[Stored data entries]

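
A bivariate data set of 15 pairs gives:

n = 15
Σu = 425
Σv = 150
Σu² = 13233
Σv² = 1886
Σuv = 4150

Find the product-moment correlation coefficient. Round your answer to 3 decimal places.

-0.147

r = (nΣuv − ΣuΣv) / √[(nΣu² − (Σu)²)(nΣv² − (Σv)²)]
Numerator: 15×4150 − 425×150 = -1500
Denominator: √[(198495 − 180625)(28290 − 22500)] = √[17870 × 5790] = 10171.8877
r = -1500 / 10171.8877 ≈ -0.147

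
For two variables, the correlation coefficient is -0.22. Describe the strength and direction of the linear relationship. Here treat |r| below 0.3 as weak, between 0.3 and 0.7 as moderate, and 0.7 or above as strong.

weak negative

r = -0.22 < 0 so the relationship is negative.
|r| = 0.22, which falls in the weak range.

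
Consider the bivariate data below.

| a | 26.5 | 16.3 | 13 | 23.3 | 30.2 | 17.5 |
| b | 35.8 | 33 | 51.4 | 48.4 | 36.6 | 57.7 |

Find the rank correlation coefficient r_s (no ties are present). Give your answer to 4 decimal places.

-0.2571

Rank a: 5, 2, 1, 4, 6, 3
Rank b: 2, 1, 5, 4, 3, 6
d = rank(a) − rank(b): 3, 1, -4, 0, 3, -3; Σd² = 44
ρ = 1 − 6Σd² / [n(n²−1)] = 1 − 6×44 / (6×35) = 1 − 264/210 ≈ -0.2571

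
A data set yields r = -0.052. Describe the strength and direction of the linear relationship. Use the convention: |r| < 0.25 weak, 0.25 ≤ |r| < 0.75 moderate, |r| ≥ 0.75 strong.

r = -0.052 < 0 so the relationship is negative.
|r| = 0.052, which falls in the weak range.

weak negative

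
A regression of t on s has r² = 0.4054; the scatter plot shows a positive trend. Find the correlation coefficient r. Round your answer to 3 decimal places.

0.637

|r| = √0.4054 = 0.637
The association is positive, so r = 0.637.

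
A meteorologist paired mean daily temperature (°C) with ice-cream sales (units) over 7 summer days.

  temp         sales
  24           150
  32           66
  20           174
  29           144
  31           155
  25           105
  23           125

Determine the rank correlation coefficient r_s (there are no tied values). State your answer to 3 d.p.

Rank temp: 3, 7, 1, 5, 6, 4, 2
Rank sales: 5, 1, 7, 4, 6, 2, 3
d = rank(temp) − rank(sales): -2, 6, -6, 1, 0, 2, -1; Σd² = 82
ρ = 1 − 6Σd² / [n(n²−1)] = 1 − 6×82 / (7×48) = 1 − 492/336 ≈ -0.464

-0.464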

▸ **Exercise**
One number is the whole answer: how many lines in the records contain "bivariate".

▸ **Response to the task**
2